Below is a block of entries; repeat exactly the lines starting at the line that contains "Find the phase" and ending at the line that contains "T(s) = 5000 / (s^2 + 12.8s + 100)", both included.

(Supplied information)

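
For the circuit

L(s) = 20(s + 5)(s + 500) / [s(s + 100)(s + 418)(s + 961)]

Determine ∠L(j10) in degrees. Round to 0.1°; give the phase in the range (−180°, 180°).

At s = jω = j10:
zero (s+5): 5 + j10 → |·| = √(5²+10²) = √125 ≈ 11.18, ∠ = arctan(10/5) ≈ 63.43°
zero (s+500): 500 + j10 → |·| = √(500²+10²) = √250100 ≈ 500.1, ∠ = arctan(10/500) ≈ 1.15°
pole (s+100): 100 + j10 → |·| = √(100²+10²) = √10100 ≈ 100.5, ∠ = arctan(10/100) ≈ 5.71°
pole (s+418): 418 + j10 → |·| = √(418²+10²) = √174824 ≈ 418.12, ∠ = arctan(10/418) ≈ 1.37°
pole (s+961): 961 + j10 → |·| = √(961²+10²) = √923621 ≈ 961.05, ∠ = arctan(10/961) ≈ 0.60°
pole at origin: |s| = 10, ∠ = 90.00° (in denominator)
∠L = 64.58° − 97.68° = -33.10°

-33.1°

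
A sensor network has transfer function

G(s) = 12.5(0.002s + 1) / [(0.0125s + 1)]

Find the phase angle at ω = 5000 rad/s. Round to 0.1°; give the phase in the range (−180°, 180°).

-4.8°

At ω = 5000 rad/s:
zero (1 + j5000·0.002) = 1 + j10 → |·| ≈ 10.05, ∠ ≈ 84.29°
pole (1 + j5000·0.0125) = 1 + j62.5 → |·| ≈ 62.508, ∠ ≈ 89.08°
∠G = (84.29°) − (89.08°) = -4.79°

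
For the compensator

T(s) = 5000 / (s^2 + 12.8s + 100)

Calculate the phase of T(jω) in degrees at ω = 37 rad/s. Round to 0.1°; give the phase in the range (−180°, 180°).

-159.5°

At s = jω = j37:
quadratic: (j37)² + 12.8·j37 + 100 = -1269 + j473.6 → |·| ≈ 1354.5, ∠ ≈ 159.53°
∠T = 0.00° − 159.53° = -159.53°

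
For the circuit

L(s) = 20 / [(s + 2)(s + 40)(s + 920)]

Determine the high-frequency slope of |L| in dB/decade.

Each pole contributes −20 dB/decade at high frequency; each zero contributes +20 dB/decade.
Net: 0 zero(s) − 3 pole(s) → -60 dB/decade.

-60 dB/decade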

(End Supplied information)

# [Written solution]
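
Find the phase angle at ω = 5000 rad/s. Round to 0.1°; give the phase in the range (−180°, 180°).

-4.8°

At ω = 5000 rad/s:
zero (1 + j5000·0.002) = 1 + j10 → |·| ≈ 10.05, ∠ ≈ 84.29°
pole (1 + j5000·0.0125) = 1 + j62.5 → |·| ≈ 62.508, ∠ ≈ 89.08°
∠G = (84.29°) − (89.08°) = -4.79°

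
For the compensator

T(s) = 5000 / (s^2 + 12.8s + 100)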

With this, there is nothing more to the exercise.